What is required —
The whole listing, repeated exactly, is what this task asks for.

---- Supplied entries

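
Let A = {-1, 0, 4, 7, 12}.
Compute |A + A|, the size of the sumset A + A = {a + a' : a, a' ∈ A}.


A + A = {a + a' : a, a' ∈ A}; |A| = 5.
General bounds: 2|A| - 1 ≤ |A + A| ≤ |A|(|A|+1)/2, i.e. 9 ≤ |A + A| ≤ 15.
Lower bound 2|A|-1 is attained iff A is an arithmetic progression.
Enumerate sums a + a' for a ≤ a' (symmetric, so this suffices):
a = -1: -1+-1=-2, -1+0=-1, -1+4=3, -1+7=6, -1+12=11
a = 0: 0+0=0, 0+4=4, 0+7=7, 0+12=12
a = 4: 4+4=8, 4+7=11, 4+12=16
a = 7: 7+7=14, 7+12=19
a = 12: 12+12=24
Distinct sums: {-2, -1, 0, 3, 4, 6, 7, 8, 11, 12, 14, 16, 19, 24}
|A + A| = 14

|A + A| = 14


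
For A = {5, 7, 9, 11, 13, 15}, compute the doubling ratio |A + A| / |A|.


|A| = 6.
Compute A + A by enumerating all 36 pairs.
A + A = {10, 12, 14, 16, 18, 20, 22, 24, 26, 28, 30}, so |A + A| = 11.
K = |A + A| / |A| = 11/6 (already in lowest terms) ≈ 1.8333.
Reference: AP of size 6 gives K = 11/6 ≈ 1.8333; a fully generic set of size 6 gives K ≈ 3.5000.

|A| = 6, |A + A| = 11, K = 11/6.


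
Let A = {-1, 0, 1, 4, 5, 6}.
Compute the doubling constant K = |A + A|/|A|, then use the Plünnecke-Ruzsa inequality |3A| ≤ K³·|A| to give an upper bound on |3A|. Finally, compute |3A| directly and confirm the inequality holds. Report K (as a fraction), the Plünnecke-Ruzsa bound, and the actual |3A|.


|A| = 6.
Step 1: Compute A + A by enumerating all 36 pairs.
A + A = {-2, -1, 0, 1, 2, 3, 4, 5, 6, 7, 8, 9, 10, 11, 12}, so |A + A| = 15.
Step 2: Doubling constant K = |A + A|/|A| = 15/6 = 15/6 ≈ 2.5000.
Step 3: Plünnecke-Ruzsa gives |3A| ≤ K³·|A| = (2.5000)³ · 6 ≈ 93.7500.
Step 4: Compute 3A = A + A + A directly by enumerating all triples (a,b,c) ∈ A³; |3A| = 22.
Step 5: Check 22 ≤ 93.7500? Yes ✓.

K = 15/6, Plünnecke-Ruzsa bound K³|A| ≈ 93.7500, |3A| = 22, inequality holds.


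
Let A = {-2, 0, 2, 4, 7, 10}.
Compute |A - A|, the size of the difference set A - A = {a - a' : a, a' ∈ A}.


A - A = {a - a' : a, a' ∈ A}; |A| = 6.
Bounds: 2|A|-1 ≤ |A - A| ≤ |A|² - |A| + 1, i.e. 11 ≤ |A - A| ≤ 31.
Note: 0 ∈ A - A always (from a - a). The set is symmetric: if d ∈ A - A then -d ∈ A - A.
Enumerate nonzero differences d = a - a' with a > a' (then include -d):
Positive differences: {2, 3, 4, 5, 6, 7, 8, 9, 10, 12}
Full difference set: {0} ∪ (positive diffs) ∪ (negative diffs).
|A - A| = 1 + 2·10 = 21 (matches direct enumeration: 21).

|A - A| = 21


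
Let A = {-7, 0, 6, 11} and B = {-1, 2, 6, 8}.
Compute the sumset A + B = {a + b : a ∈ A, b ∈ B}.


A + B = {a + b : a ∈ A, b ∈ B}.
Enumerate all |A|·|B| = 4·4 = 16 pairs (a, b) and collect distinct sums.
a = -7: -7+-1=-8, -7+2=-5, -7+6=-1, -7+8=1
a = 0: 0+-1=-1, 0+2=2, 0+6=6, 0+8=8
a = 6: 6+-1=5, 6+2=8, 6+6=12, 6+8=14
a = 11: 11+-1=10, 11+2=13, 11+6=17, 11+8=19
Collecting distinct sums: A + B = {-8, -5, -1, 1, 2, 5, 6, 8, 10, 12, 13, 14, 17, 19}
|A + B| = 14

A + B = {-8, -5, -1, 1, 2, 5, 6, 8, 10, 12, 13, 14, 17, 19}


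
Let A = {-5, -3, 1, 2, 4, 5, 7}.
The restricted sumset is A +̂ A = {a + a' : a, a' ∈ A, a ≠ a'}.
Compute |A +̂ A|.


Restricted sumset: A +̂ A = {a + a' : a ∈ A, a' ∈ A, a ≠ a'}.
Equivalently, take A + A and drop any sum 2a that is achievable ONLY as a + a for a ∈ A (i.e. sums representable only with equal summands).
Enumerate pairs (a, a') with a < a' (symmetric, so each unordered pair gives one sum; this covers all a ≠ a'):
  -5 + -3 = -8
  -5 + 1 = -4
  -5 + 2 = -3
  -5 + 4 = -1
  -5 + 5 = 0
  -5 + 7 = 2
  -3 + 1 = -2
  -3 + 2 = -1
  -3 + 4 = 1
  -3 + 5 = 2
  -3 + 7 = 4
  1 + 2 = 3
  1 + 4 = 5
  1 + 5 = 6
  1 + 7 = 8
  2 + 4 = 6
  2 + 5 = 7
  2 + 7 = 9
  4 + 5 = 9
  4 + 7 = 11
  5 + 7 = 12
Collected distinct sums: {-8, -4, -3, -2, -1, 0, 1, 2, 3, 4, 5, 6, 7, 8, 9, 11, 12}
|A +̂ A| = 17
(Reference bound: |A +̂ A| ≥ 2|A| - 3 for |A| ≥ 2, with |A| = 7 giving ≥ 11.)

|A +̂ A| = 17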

--------

Result of the task —
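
Let A = {-1, 0, 4, 7, 12}.
Compute |A + A|, the size of the sumset A + A = {a + a' : a, a' ∈ A}.


A + A = {a + a' : a, a' ∈ A}; |A| = 5.
General bounds: 2|A| - 1 ≤ |A + A| ≤ |A|(|A|+1)/2, i.e. 9 ≤ |A + A| ≤ 15.
Lower bound 2|A|-1 is attained iff A is an arithmetic progression.
Enumerate sums a + a' for a ≤ a' (symmetric, so this suffices):
a = -1: -1+-1=-2, -1+0=-1, -1+4=3, -1+7=6, -1+12=11
a = 0: 0+0=0, 0+4=4, 0+7=7, 0+12=12
a = 4: 4+4=8, 4+7=11, 4+12=16
a = 7: 7+7=14, 7+12=19
a = 12: 12+12=24
Distinct sums: {-2, -1, 0, 3, 4, 6, 7, 8, 11, 12, 14, 16, 19, 24}
|A + A| = 14

|A + A| = 14


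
For A = {5, 7, 9, 11, 13, 15}, compute the doubling ratio |A + A| / |A|.


|A| = 6.
Compute A + A by enumerating all 36 pairs.
A + A = {10, 12, 14, 16, 18, 20, 22, 24, 26, 28, 30}, so |A + A| = 11.
K = |A + A| / |A| = 11/6 (already in lowest terms) ≈ 1.8333.
Reference: AP of size 6 gives K = 11/6 ≈ 1.8333; a fully generic set of size 6 gives K ≈ 3.5000.

|A| = 6, |A + A| = 11, K = 11/6.


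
Let A = {-1, 0, 1, 4, 5, 6}.
Compute the doubling constant K = |A + A|/|A|, then use the Plünnecke-Ruzsa inequality |3A| ≤ K³·|A| to give an upper bound on |3A|. Finally, compute |3A| directly and confirm the inequality holds. Report K (as a fraction), the Plünnecke-Ruzsa bound, and the actual |3A|.


|A| = 6.
Step 1: Compute A + A by enumerating all 36 pairs.
A + A = {-2, -1, 0, 1, 2, 3, 4, 5, 6, 7, 8, 9, 10, 11, 12}, so |A + A| = 15.
Step 2: Doubling constant K = |A + A|/|A| = 15/6 = 15/6 ≈ 2.5000.
Step 3: Plünnecke-Ruzsa gives |3A| ≤ K³·|A| = (2.5000)³ · 6 ≈ 93.7500.
Step 4: Compute 3A = A + A + A directly by enumerating all triples (a,b,c) ∈ A³; |3A| = 22.
Step 5: Check 22 ≤ 93.7500? Yes ✓.

K = 15/6, Plünnecke-Ruzsa bound K³|A| ≈ 93.7500, |3A| = 22, inequality holds.


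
Let A = {-2, 0, 2, 4, 7, 10}.
Compute |A - A|, the size of the difference set A - A = {a - a' : a, a' ∈ A}.


A - A = {a - a' : a, a' ∈ A}; |A| = 6.
Bounds: 2|A|-1 ≤ |A - A| ≤ |A|² - |A| + 1, i.e. 11 ≤ |A - A| ≤ 31.
Note: 0 ∈ A - A always (from a - a). The set is symmetric: if d ∈ A - A then -d ∈ A - A.
Enumerate nonzero differences d = a - a' with a > a' (then include -d):
Positive differences: {2, 3, 4, 5, 6, 7, 8, 9, 10, 12}
Full difference set: {0} ∪ (positive diffs) ∪ (negative diffs).
|A - A| = 1 + 2·10 = 21 (matches direct enumeration: 21).

|A - A| = 21


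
Let A = {-7, 0, 6, 11} and B = {-1, 2, 6, 8}.
Compute the sumset A + B = {a + b : a ∈ A, b ∈ B}.


A + B = {a + b : a ∈ A, b ∈ B}.
Enumerate all |A|·|B| = 4·4 = 16 pairs (a, b) and collect distinct sums.
a = -7: -7+-1=-8, -7+2=-5, -7+6=-1, -7+8=1
a = 0: 0+-1=-1, 0+2=2, 0+6=6, 0+8=8
a = 6: 6+-1=5, 6+2=8, 6+6=12, 6+8=14
a = 11: 11+-1=10, 11+2=13, 11+6=17, 11+8=19
Collecting distinct sums: A + B = {-8, -5, -1, 1, 2, 5, 6, 8, 10, 12, 13, 14, 17, 19}
|A + B| = 14

A + B = {-8, -5, -1, 1, 2, 5, 6, 8, 10, 12, 13, 14, 17, 19}


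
Let A = {-5, -3, 1, 2, 4, 5, 7}.
The restricted sumset is A +̂ A = {a + a' : a, a' ∈ A, a ≠ a'}.
Compute |A +̂ A|.


Restricted sumset: A +̂ A = {a + a' : a ∈ A, a' ∈ A, a ≠ a'}.
Equivalently, take A + A and drop any sum 2a that is achievable ONLY as a + a for a ∈ A (i.e. sums representable only with equal summands).
Enumerate pairs (a, a') with a < a' (symmetric, so each unordered pair gives one sum; this covers all a ≠ a'):
  -5 + -3 = -8
  -5 + 1 = -4
  -5 + 2 = -3
  -5 + 4 = -1
  -5 + 5 = 0
  -5 + 7 = 2
  -3 + 1 = -2
  -3 + 2 = -1
  -3 + 4 = 1
  -3 + 5 = 2
  -3 + 7 = 4
  1 + 2 = 3
  1 + 4 = 5
  1 + 5 = 6
  1 + 7 = 8
  2 + 4 = 6
  2 + 5 = 7
  2 + 7 = 9
  4 + 5 = 9
  4 + 7 = 11
  5 + 7 = 12
Collected distinct sums: {-8, -4, -3, -2, -1, 0, 1, 2, 3, 4, 5, 6, 7, 8, 9, 11, 12}
|A +̂ A| = 17
(Reference bound: |A +̂ A| ≥ 2|A| - 3 for |A| ≥ 2, with |A| = 7 giving ≥ 11.)

|A +̂ A| = 17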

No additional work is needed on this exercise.